TASK REQUIREMENTS. All of the records must be set down again word for word.

Stored items.
━━━━━━━━━━━━━━━━━━━━

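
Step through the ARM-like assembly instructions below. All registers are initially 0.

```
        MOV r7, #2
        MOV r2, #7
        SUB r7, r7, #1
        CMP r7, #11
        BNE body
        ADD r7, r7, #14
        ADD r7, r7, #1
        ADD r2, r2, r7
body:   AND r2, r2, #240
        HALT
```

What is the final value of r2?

0

MOV r7, #2 → r7=2
MOV r2, #7 → r2=7
SUB r7, r7, #1 → r7=2-1=1
CMP r7, #11  (cmp 1,11)
BNE body: taken
AND r2, r2, #240 → r2=7&240=0
halt.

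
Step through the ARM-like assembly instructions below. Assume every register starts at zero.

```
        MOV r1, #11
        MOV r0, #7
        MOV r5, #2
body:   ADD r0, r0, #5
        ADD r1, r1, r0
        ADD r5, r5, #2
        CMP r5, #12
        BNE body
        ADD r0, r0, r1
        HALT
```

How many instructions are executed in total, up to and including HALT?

after MOV r1, #11: r1=11
after MOV r0, #7: r0=7
after MOV r5, #2: r5=2
after ADD r0, r0, #5: r0=7+5=12
after ADD r1, r1, r0: r1=11+12=23
after ADD r5, r5, #2: r5=2+2=4
CMP r5, #12  (cmp 4,12)
BNE body: taken
after ADD r0, r0, #5: r0=12+5=17
after ADD r1, r1, r0: r1=23+17=40
after ADD r5, r5, #2: r5=4+2=6
CMP r5, #12  (cmp 6,12)
BNE body: taken
after ADD r0, r0, #5: r0=17+5=22
after ADD r1, r1, r0: r1=40+22=62
after ADD r5, r5, #2: r5=6+2=8
CMP r5, #12  (cmp 8,12)
BNE body: taken
after ADD r0, r0, #5: r0=22+5=27
after ADD r1, r1, r0: r1=62+27=89
after ADD r5, r5, #2: r5=8+2=10
CMP r5, #12  (cmp 10,12)
BNE body: taken
after ADD r0, r0, #5: r0=27+5=32
after ADD r1, r1, r0: r1=89+32=121
after ADD r5, r5, #2: r5=10+2=12
CMP r5, #12  (cmp 12,12)
BNE body: not taken
after ADD r0, r0, r1: r0=32+121=153
halt.
Total executed instructions: 30.

30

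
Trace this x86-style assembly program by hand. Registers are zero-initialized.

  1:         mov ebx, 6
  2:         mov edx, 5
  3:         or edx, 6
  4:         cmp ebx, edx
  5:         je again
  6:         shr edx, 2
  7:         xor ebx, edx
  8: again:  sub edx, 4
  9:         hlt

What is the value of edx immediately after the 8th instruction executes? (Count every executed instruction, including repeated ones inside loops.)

-3

mov ebx, 6 → ebx=6
mov edx, 5 → edx=5
or edx, 6 → edx=5|6=7
cmp ebx, edx  (cmp 6,7)
je again: not taken
shr edx, 2 → edx=7>>2=1
xor ebx, edx → ebx=6^1=7
sub edx, 4 → edx=1-4=-3
After step 8: edx = -3.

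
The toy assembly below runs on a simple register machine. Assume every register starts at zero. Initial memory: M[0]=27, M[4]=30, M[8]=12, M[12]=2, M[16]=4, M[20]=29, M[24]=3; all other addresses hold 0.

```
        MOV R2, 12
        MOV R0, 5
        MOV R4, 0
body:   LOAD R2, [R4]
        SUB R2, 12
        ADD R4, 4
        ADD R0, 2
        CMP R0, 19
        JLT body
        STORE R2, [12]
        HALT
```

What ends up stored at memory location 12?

after MOV R2, 12: R2=12
after MOV R0, 5: R0=5
after MOV R4, 0: R4=0
after LOAD R2, [R4]: R2=M[0]=27
after SUB R2, 12: R2=27-12=15
after ADD R4, 4: R4=0+4=4
after ADD R0, 2: R0=5+2=7
CMP R0, 19  (cmp 7,19)
JLT body: taken
after LOAD R2, [R4]: R2=M[4]=30
after SUB R2, 12: R2=30-12=18
after ADD R4, 4: R4=4+4=8
after ADD R0, 2: R0=7+2=9
CMP R0, 19  (cmp 9,19)
JLT body: taken
after LOAD R2, [R4]: R2=M[8]=12
after SUB R2, 12: R2=12-12=0
after ADD R4, 4: R4=8+4=12
after ADD R0, 2: R0=9+2=11
CMP R0, 19  (cmp 11,19)
JLT body: taken
after LOAD R2, [R4]: R2=M[12]=2
after SUB R2, 12: R2=2-12=-10
after ADD R4, 4: R4=12+4=16
after ADD R0, 2: R0=11+2=13
CMP R0, 19  (cmp 13,19)
JLT body: taken
after LOAD R2, [R4]: R2=M[16]=4
after SUB R2, 12: R2=4-12=-8
after ADD R4, 4: R4=16+4=20
after ADD R0, 2: R0=13+2=15
CMP R0, 19  (cmp 15,19)
JLT body: taken
after LOAD R2, [R4]: R2=M[20]=29
after SUB R2, 12: R2=29-12=17
after ADD R4, 4: R4=20+4=24
after ADD R0, 2: R0=15+2=17
CMP R0, 19  (cmp 17,19)
JLT body: taken
after LOAD R2, [R4]: R2=M[24]=3
after SUB R2, 12: R2=3-12=-9
after ADD R4, 4: R4=24+4=28
after ADD R0, 2: R0=17+2=19
CMP R0, 19  (cmp 19,19)
JLT body: not taken
STORE R2, [12] → M[12]=-9
halt.

-9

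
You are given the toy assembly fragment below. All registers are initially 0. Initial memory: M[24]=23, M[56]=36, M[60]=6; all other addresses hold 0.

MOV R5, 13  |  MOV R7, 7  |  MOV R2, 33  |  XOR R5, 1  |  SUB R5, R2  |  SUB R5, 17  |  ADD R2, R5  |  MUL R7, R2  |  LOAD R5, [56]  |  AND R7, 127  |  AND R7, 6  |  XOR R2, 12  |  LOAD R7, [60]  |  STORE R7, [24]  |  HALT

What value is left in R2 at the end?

after MOV R5, 13: R5=13
after MOV R7, 7: R7=7
after MOV R2, 33: R2=33
after XOR R5, 1: R5=13^1=12
after SUB R5, R2: R5=12-33=-21
after SUB R5, 17: R5=(-21)-17=-38
after ADD R2, R5: R2=33+(-38)=-5
after MUL R7, R2: R7=7*(-5)=-35
after LOAD R5, [56]: R5=M[56]=36
after AND R7, 127: R7=(-35)&127=93
after AND R7, 6: R7=93&6=4
after XOR R2, 12: R2=(-5)^12=-9
after LOAD R7, [60]: R7=M[60]=6
STORE R7, [24] → M[24]=6
halt.

-9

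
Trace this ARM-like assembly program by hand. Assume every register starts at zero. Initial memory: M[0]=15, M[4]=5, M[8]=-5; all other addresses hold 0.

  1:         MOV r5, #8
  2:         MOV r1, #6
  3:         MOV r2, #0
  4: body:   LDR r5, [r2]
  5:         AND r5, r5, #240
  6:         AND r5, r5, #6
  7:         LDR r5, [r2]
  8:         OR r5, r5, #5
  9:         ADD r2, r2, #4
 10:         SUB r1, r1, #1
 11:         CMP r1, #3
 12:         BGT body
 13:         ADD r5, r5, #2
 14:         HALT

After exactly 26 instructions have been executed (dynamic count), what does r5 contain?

r5=8
r1=6
r2=0
r5=M[0]=15
r5=15&240=0
r5=0&6=0
r5=M[0]=15
r5=15|5=15
r2=0+4=4
r1=6-1=5
CMP r1, #3  (cmp 5,3)
BGT body: taken
r5=M[4]=5
r5=5&240=0
r5=0&6=0
r5=M[4]=5
r5=5|5=5
r2=4+4=8
r1=5-1=4
CMP r1, #3  (cmp 4,3)
BGT body: taken
r5=M[8]=-5
r5=(-5)&240=240
r5=240&6=0
r5=M[8]=-5
r5=(-5)|5=-1
After step 26: r5 = -1.

-1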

━━━━━━━━━━━━━━━━━━━━

ANSWER AREA.
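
Step through the ARM-like assembly instructions below. All registers are initially 0.

```
        MOV r7, #2
        MOV r2, #7
        SUB r7, r7, #1
        CMP r7, #11
        BNE body
        ADD r7, r7, #14
        ADD r7, r7, #1
        ADD r2, r2, r7
body:   AND r2, r2, #240
        HALT
```

What is the final value of r2?

0

MOV r7, #2 → r7=2
MOV r2, #7 → r2=7
SUB r7, r7, #1 → r7=2-1=1
CMP r7, #11  (cmp 1,11)
BNE body: taken
AND r2, r2, #240 → r2=7&240=0
halt.

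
Step through the ARM-like assembly instructions below. Assume every register starts at zero.

```
        MOV r1, #11
        MOV r0, #7
        MOV r5, #2
body:   ADD r0, r0, #5
        ADD r1, r1, r0
        ADD r5, r5, #2
        CMP r5, #12
        BNE body
        ADD r0, r0, r1
        HALT
```

How many instructions are executed in total, up to and including HALT?

after MOV r1, #11: r1=11
after MOV r0, #7: r0=7
after MOV r5, #2: r5=2
after ADD r0, r0, #5: r0=7+5=12
after ADD r1, r1, r0: r1=11+12=23
after ADD r5, r5, #2: r5=2+2=4
CMP r5, #12  (cmp 4,12)
BNE body: taken
after ADD r0, r0, #5: r0=12+5=17
after ADD r1, r1, r0: r1=23+17=40
after ADD r5, r5, #2: r5=4+2=6
CMP r5, #12  (cmp 6,12)
BNE body: taken
after ADD r0, r0, #5: r0=17+5=22
after ADD r1, r1, r0: r1=40+22=62
after ADD r5, r5, #2: r5=6+2=8
CMP r5, #12  (cmp 8,12)
BNE body: taken
after ADD r0, r0, #5: r0=22+5=27
after ADD r1, r1, r0: r1=62+27=89
after ADD r5, r5, #2: r5=8+2=10
CMP r5, #12  (cmp 10,12)
BNE body: taken
after ADD r0, r0, #5: r0=27+5=32
after ADD r1, r1, r0: r1=89+32=121
after ADD r5, r5, #2: r5=10+2=12
CMP r5, #12  (cmp 12,12)
BNE body: not taken
after ADD r0, r0, r1: r0=32+121=153
halt.
Total executed instructions: 30.

30

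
Trace this x86-style assembly program by hand. Registers are zero-initialized.

  1:         mov ebx, 6
  2:         mov edx, 5
  3:         or edx, 6
  4:         cmp ebx, edx
  5:         je again
  6:         shr edx, 2
  7:         xor ebx, edx
  8: again:  sub edx, 4
  9:         hlt

What is the value of edx immediately after the 8th instruction executes? (Count every executed instruction, including repeated ones inside loops.)

-3

mov ebx, 6 → ebx=6
mov edx, 5 → edx=5
or edx, 6 → edx=5|6=7
cmp ebx, edx  (cmp 6,7)
je again: not taken
shr edx, 2 → edx=7>>2=1
xor ebx, edx → ebx=6^1=7
sub edx, 4 → edx=1-4=-3
After step 8: edx = -3.

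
The toy assembly below runs on a simple register machine. Assume every register starts at zero. Initial memory: M[0]=27, M[4]=30, M[8]=12, M[12]=2, M[16]=4, M[20]=29, M[24]=3; all other addresses hold 0.

```
        MOV R2, 12
        MOV R0, 5
        MOV R4, 0
body:   LOAD R2, [R4]
        SUB R2, 12
        ADD R4, 4
        ADD R0, 2
        CMP R0, 19
        JLT body
        STORE R2, [12]
        HALT
```

What ends up stored at memory location 12?

after MOV R2, 12: R2=12
after MOV R0, 5: R0=5
after MOV R4, 0: R4=0
after LOAD R2, [R4]: R2=M[0]=27
after SUB R2, 12: R2=27-12=15
after ADD R4, 4: R4=0+4=4
after ADD R0, 2: R0=5+2=7
CMP R0, 19  (cmp 7,19)
JLT body: taken
after LOAD R2, [R4]: R2=M[4]=30
after SUB R2, 12: R2=30-12=18
after ADD R4, 4: R4=4+4=8
after ADD R0, 2: R0=7+2=9
CMP R0, 19  (cmp 9,19)
JLT body: taken
after LOAD R2, [R4]: R2=M[8]=12
after SUB R2, 12: R2=12-12=0
after ADD R4, 4: R4=8+4=12
after ADD R0, 2: R0=9+2=11
CMP R0, 19  (cmp 11,19)
JLT body: taken
after LOAD R2, [R4]: R2=M[12]=2
after SUB R2, 12: R2=2-12=-10
after ADD R4, 4: R4=12+4=16
after ADD R0, 2: R0=11+2=13
CMP R0, 19  (cmp 13,19)
JLT body: taken
after LOAD R2, [R4]: R2=M[16]=4
after SUB R2, 12: R2=4-12=-8
after ADD R4, 4: R4=16+4=20
after ADD R0, 2: R0=13+2=15
CMP R0, 19  (cmp 15,19)
JLT body: taken
after LOAD R2, [R4]: R2=M[20]=29
after SUB R2, 12: R2=29-12=17
after ADD R4, 4: R4=20+4=24
after ADD R0, 2: R0=15+2=17
CMP R0, 19  (cmp 17,19)
JLT body: taken
after LOAD R2, [R4]: R2=M[24]=3
after SUB R2, 12: R2=3-12=-9
after ADD R4, 4: R4=24+4=28
after ADD R0, 2: R0=17+2=19
CMP R0, 19  (cmp 19,19)
JLT body: not taken
STORE R2, [12] → M[12]=-9
halt.

-9

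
You are given the toy assembly fragment below. All registers are initially 0. Initial memory: M[24]=23, M[56]=36, M[60]=6; all other addresses hold 0.

MOV R5, 13  |  MOV R7, 7  |  MOV R2, 33  |  XOR R5, 1  |  SUB R5, R2  |  SUB R5, 17  |  ADD R2, R5  |  MUL R7, R2  |  LOAD R5, [56]  |  AND R7, 127  |  AND R7, 6  |  XOR R2, 12  |  LOAD R7, [60]  |  STORE R7, [24]  |  HALT

What value is left in R2 at the end?

after MOV R5, 13: R5=13
after MOV R7, 7: R7=7
after MOV R2, 33: R2=33
after XOR R5, 1: R5=13^1=12
after SUB R5, R2: R5=12-33=-21
after SUB R5, 17: R5=(-21)-17=-38
after ADD R2, R5: R2=33+(-38)=-5
after MUL R7, R2: R7=7*(-5)=-35
after LOAD R5, [56]: R5=M[56]=36
after AND R7, 127: R7=(-35)&127=93
after AND R7, 6: R7=93&6=4
after XOR R2, 12: R2=(-5)^12=-9
after LOAD R7, [60]: R7=M[60]=6
STORE R7, [24] → M[24]=6
halt.

-9

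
Trace this ARM-like assembly program by hand. Assume every register starts at zero. Initial memory: M[0]=15, M[4]=5, M[8]=-5; all other addresses hold 0.

  1:         MOV r5, #8
  2:         MOV r1, #6
  3:         MOV r2, #0
  4: body:   LDR r5, [r2]
  5:         AND r5, r5, #240
  6:         AND r5, r5, #6
  7:         LDR r5, [r2]
  8:         OR r5, r5, #5
  9:         ADD r2, r2, #4
 10:         SUB r1, r1, #1
 11:         CMP r1, #3
 12:         BGT body
 13:         ADD r5, r5, #2
 14:         HALT

After exactly 26 instructions have been executed (dynamic count), what does r5 contain?

r5=8
r1=6
r2=0
r5=M[0]=15
r5=15&240=0
r5=0&6=0
r5=M[0]=15
r5=15|5=15
r2=0+4=4
r1=6-1=5
CMP r1, #3  (cmp 5,3)
BGT body: taken
r5=M[4]=5
r5=5&240=0
r5=0&6=0
r5=M[4]=5
r5=5|5=5
r2=4+4=8
r1=5-1=4
CMP r1, #3  (cmp 4,3)
BGT body: taken
r5=M[8]=-5
r5=(-5)&240=240
r5=240&6=0
r5=M[8]=-5
r5=(-5)|5=-1
After step 26: r5 = -1.

-1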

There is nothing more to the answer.